= Aim of the task =
From the line containing "The market for" onward, every line of the entries is to be set down exactly, the last line included.

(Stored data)
---*---

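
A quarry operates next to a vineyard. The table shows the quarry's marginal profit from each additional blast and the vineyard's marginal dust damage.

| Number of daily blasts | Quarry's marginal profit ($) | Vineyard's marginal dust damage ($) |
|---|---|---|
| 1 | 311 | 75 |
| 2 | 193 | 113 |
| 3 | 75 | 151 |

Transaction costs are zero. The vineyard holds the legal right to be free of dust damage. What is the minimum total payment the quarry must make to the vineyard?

Efficient level: marginal profit ≥ marginal dust damage through level 2, so k* = 2.
With the vineyard holding the right, the quarry must at least compensate total damage at k*: 75 + 113 = 188.

$188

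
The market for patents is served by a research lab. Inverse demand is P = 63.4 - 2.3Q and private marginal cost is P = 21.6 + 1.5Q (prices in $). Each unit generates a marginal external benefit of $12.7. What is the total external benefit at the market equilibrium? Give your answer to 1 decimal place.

$139.7

Market equilibrium (private): 21.6 + 1.5Q = 63.4 - 2.3Q → Q_m = 11.0000.
Total external benefit = MEB × Q_m = 12.7 × 11.0000 = 139.7000.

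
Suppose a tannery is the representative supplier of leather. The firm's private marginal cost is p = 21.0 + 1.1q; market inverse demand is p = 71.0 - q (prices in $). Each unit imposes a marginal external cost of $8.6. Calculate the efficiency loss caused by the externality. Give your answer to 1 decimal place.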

---*---

= Your response =
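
The market for patents is served by a research lab. Inverse demand is P = 63.4 - 2.3Q and private marginal cost is P = 21.6 + 1.5Q (prices in $). Each unit generates a marginal external benefit of $12.7. What is the total external benefit at the market equilibrium? Give your answer to 1 decimal place.

$139.7

Market equilibrium (private): 21.6 + 1.5Q = 63.4 - 2.3Q → Q_m = 11.0000.
Total external benefit = MEB × Q_m = 12.7 × 11.0000 = 139.7000.

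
Suppose a tannery is the representative supplier of leather. The firm's private marginal cost is p = 21.0 + 1.1q; market inverse demand is p = 71.0 - q (prices in $). Each unit imposes a marginal external cost of $8.6. Calculate the efficiency loss caused by the externality. Give your answer to 1 decimal place.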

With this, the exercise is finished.